Retype every record below exactly as it appears.
◇ ◇ ◇ ◇ ◇
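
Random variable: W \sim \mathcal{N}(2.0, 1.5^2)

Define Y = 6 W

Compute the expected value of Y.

For Y = 6W:
E[Y] = 6 * E[W]
E[W] = 2.0 = 2
E[Y] = 6 * 2 = 12

12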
◇ ◇ ◇ ◇ ◇
Answer space:
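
Random variable: W \sim \mathcal{N}(2.0, 1.5^2)

Define Y = 6 W

Compute the expected value of Y.

For Y = 6W:
E[Y] = 6 * E[W]
E[W] = 2.0 = 2
E[Y] = 6 * 2 = 12

12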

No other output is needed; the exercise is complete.